Problem description: An exact copy of all the entries is what is needed here.

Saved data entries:

----------------

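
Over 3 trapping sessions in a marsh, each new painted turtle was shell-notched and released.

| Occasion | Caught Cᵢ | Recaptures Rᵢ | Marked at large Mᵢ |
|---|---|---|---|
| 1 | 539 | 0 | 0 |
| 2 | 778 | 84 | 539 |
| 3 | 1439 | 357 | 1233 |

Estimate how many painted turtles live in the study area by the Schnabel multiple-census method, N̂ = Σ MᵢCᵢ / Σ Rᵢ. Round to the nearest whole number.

Σ MᵢCᵢ = 0·539 + 539·778 + 1233·1439 = 0 + 419342 + 1774287 = 2193629
Σ Rᵢ = 0 + 84 + 357 = 441
N̂ = 2193629 / 441 ≈ 4974.2 → 4974

N ≈ 4974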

----------------

Problem solution:
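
Over 3 trapping sessions in a marsh, each new painted turtle was shell-notched and released.

| Occasion | Caught Cᵢ | Recaptures Rᵢ | Marked at large Mᵢ |
|---|---|---|---|
| 1 | 539 | 0 | 0 |
| 2 | 778 | 84 | 539 |
| 3 | 1439 | 357 | 1233 |

Estimate how many painted turtles live in the study area by the Schnabel multiple-census method, N̂ = Σ MᵢCᵢ / Σ Rᵢ. Round to the nearest whole number.

Σ MᵢCᵢ = 0·539 + 539·778 + 1233·1439 = 0 + 419342 + 1774287 = 2193629
Σ Rᵢ = 0 + 84 + 357 = 441
N̂ = 2193629 / 441 ≈ 4974.2 → 4974

N ≈ 4974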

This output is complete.